▶ **WHAT IS BEING ASKED**:
Each line below from the one containing "Iteratively Factor: a^3" through the one containing "gcd(u^3 + 3*u^2" should be output exactly as it stands, and no other line should appear.

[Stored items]
########################################

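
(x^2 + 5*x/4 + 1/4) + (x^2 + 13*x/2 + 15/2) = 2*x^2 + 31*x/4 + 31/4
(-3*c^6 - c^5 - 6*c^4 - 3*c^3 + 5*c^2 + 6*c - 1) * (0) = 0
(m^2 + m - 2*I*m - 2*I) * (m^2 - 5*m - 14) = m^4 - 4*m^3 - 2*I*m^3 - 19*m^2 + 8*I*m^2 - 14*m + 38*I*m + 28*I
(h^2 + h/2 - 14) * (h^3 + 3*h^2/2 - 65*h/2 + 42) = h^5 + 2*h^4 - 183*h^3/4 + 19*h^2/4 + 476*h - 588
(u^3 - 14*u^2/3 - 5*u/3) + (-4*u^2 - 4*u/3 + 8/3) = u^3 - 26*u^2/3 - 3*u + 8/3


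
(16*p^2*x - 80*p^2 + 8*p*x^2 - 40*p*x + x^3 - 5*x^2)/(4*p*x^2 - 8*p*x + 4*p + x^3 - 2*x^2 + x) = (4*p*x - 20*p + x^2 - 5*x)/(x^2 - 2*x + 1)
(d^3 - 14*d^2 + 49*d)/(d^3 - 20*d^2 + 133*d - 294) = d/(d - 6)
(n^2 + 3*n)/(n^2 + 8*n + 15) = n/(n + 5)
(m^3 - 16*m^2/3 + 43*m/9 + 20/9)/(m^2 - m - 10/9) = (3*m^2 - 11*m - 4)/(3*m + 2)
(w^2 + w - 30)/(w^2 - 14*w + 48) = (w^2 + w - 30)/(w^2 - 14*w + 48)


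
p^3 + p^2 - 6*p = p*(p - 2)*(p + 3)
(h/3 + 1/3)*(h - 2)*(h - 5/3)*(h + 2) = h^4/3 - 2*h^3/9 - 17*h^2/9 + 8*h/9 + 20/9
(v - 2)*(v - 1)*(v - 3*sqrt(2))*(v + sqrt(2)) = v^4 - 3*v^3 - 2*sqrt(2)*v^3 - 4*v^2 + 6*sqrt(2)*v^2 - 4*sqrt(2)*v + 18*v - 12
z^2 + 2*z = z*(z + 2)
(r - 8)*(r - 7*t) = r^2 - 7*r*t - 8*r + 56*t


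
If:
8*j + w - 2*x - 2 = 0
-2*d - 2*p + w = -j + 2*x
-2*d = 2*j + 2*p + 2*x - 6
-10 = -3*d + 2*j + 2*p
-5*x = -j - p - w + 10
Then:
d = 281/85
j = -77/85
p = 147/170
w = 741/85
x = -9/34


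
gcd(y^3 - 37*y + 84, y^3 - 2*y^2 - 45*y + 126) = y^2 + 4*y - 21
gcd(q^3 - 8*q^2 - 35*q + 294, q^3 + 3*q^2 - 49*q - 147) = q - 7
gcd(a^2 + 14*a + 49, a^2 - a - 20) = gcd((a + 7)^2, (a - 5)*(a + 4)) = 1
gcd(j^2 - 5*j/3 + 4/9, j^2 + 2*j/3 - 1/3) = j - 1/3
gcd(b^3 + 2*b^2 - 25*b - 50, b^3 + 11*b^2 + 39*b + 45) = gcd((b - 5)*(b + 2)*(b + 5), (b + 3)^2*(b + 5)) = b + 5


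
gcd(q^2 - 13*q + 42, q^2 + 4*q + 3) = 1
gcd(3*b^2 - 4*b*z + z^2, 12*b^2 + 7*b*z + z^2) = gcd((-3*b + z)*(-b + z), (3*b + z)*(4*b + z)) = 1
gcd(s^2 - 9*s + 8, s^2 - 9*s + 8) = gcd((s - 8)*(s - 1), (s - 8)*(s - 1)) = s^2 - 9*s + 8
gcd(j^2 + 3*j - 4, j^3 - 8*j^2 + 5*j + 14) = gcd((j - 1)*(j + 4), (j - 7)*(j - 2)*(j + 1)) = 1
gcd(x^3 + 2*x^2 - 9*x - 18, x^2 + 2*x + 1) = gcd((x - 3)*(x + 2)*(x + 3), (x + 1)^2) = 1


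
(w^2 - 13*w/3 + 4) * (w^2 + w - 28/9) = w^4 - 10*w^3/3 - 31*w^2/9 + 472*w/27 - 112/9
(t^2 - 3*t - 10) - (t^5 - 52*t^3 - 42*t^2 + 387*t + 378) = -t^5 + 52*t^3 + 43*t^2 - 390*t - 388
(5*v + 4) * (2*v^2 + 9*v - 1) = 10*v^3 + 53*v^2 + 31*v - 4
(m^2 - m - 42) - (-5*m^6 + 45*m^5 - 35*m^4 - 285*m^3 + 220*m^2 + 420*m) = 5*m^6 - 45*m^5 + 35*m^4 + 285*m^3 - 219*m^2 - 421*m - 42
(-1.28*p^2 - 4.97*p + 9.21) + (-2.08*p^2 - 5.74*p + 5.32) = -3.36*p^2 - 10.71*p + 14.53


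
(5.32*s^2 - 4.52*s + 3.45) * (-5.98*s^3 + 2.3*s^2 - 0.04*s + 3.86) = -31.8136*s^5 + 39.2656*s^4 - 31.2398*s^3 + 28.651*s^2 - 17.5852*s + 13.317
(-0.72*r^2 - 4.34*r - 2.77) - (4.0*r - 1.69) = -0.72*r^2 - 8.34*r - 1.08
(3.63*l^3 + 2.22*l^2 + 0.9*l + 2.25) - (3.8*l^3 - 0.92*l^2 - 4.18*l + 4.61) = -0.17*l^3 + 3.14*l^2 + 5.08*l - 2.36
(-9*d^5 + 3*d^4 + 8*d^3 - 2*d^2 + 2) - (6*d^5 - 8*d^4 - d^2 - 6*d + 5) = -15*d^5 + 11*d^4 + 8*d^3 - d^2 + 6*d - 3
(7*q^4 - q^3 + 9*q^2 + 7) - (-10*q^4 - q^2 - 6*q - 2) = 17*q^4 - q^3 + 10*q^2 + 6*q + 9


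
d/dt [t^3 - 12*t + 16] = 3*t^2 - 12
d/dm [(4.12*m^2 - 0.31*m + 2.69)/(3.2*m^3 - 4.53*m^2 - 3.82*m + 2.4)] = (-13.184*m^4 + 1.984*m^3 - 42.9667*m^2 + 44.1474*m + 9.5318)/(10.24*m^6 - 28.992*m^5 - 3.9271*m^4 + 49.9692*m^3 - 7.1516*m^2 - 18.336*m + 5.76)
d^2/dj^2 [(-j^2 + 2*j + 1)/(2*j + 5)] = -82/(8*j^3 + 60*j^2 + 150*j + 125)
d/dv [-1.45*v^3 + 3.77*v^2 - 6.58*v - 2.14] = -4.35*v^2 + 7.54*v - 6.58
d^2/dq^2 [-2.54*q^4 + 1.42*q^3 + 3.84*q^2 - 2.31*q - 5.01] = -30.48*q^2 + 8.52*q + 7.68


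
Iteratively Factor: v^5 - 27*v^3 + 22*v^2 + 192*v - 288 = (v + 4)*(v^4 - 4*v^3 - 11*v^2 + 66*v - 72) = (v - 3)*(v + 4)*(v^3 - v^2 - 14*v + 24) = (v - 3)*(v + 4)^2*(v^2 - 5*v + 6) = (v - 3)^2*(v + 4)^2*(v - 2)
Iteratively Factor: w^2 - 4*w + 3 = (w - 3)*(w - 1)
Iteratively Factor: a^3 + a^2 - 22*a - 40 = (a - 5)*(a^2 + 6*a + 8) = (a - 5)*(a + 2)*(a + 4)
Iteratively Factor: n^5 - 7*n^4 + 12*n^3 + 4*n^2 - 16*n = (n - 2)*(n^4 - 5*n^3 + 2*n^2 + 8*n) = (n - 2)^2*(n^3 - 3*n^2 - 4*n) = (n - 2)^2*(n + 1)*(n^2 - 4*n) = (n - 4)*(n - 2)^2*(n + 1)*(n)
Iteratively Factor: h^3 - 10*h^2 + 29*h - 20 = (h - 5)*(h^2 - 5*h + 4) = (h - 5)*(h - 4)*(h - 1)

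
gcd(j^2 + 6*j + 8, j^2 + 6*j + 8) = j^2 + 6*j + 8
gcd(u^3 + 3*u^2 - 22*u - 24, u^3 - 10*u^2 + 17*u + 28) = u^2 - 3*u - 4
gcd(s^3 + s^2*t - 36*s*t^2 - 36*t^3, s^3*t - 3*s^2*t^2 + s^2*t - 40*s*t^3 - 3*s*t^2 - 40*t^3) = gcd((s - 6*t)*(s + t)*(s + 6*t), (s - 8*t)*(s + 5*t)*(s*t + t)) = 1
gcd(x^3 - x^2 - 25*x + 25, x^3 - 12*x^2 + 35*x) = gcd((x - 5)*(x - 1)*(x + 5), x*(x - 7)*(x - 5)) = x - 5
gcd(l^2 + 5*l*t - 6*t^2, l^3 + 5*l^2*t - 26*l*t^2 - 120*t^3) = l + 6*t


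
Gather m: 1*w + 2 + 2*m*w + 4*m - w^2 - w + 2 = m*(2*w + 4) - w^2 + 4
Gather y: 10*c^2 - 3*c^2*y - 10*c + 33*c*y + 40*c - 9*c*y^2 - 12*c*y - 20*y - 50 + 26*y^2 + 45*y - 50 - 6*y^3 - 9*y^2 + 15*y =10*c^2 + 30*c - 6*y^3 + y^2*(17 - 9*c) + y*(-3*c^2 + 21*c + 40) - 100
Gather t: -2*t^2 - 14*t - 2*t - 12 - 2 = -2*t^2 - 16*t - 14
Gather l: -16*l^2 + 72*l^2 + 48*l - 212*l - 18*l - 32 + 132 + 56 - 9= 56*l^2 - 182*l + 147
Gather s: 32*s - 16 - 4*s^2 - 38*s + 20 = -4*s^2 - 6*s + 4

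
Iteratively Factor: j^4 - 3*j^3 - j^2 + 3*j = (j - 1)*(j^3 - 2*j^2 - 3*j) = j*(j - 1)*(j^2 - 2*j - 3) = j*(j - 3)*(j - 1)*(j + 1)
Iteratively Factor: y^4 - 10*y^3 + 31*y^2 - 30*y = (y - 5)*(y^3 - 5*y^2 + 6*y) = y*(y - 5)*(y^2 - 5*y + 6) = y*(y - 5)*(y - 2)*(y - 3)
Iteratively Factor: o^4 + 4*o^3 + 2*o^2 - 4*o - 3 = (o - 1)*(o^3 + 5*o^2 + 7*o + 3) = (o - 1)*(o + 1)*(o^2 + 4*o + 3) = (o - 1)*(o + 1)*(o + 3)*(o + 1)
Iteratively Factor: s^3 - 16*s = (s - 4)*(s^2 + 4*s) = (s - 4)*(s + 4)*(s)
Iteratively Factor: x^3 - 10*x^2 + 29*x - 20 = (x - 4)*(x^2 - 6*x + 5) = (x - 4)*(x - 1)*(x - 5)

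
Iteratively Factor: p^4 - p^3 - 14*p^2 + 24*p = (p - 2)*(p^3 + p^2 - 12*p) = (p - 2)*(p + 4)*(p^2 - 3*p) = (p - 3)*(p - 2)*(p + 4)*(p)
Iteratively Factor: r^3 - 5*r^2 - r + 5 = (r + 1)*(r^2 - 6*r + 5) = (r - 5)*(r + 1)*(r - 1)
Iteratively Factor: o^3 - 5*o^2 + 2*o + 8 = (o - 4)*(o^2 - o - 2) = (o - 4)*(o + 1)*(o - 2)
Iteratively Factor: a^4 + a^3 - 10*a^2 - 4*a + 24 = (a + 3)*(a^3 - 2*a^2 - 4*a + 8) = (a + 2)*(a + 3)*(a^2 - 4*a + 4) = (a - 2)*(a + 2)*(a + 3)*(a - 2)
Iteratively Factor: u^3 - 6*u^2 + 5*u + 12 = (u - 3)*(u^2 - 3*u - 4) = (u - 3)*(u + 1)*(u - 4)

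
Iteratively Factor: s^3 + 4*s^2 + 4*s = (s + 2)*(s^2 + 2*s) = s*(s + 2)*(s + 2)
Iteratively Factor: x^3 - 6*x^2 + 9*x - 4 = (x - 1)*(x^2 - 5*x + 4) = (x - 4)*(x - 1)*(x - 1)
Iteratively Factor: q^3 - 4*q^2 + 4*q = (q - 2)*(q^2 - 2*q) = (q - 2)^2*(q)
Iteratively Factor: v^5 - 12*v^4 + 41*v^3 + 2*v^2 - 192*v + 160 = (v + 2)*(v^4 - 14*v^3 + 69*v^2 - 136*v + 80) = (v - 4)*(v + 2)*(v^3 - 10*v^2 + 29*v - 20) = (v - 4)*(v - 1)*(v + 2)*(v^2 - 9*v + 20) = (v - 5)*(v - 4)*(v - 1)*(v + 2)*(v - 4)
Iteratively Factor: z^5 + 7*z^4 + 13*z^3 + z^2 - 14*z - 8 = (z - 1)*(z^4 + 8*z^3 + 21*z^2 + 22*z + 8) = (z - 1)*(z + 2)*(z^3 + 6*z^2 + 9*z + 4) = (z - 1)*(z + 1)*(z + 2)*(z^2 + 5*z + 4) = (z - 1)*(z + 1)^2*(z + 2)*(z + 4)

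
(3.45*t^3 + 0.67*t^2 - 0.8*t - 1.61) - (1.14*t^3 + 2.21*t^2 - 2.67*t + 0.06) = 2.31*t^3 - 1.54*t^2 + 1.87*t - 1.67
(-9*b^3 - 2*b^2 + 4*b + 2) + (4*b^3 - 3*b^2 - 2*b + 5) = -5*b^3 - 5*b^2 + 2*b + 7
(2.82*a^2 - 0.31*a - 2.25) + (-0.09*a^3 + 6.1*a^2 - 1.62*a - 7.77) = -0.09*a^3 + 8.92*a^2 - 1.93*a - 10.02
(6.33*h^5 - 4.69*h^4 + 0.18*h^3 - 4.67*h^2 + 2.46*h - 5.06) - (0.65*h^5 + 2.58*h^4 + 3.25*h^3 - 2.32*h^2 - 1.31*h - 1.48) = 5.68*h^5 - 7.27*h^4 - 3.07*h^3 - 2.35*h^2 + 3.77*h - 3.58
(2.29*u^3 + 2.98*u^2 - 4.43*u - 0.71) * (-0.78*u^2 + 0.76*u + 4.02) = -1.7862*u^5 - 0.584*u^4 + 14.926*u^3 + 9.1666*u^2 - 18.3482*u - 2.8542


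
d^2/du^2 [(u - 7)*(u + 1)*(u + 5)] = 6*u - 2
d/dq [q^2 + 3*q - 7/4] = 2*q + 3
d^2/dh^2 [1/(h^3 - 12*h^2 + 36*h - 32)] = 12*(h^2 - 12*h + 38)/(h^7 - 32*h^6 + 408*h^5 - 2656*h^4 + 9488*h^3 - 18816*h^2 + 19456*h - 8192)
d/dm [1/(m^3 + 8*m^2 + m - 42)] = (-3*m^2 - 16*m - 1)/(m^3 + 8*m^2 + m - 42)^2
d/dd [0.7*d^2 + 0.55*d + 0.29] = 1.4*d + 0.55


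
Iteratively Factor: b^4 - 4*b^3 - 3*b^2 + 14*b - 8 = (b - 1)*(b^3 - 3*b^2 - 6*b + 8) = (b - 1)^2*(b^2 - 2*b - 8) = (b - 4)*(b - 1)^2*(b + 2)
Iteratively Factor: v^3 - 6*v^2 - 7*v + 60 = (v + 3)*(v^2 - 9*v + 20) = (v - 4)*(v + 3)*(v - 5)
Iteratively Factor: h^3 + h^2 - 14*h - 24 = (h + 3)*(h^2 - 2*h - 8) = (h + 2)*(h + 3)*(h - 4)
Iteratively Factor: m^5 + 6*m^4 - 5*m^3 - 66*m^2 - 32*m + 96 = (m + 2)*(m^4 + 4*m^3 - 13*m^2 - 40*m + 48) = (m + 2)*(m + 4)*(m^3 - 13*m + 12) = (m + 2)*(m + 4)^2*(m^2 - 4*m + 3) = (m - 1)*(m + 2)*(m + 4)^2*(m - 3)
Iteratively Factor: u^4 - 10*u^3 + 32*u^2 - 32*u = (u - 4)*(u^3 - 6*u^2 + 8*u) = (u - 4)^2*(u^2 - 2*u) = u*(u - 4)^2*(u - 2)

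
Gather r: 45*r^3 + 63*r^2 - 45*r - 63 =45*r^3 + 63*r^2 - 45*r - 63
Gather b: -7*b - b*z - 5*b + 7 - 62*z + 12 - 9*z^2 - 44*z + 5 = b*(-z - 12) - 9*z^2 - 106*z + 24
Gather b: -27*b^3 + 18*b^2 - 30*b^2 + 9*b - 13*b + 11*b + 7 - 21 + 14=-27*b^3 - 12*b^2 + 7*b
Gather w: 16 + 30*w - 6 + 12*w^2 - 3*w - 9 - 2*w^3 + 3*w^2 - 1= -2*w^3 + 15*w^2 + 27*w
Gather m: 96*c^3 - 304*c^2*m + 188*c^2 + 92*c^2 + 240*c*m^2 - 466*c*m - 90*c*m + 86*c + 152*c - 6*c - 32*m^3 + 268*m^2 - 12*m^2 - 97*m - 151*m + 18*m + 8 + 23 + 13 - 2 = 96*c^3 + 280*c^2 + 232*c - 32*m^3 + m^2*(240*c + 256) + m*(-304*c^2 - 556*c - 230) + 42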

########################################

▶ **RESULT FOR THIS EXERCISE**:
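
Iteratively Factor: a^3 + a^2 - 22*a - 40 = (a - 5)*(a^2 + 6*a + 8) = (a - 5)*(a + 2)*(a + 4)
Iteratively Factor: n^5 - 7*n^4 + 12*n^3 + 4*n^2 - 16*n = (n - 2)*(n^4 - 5*n^3 + 2*n^2 + 8*n) = (n - 2)^2*(n^3 - 3*n^2 - 4*n) = (n - 2)^2*(n + 1)*(n^2 - 4*n) = (n - 4)*(n - 2)^2*(n + 1)*(n)
Iteratively Factor: h^3 - 10*h^2 + 29*h - 20 = (h - 5)*(h^2 - 5*h + 4) = (h - 5)*(h - 4)*(h - 1)

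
gcd(j^2 + 6*j + 8, j^2 + 6*j + 8) = j^2 + 6*j + 8
gcd(u^3 + 3*u^2 - 22*u - 24, u^3 - 10*u^2 + 17*u + 28) = u^2 - 3*u - 4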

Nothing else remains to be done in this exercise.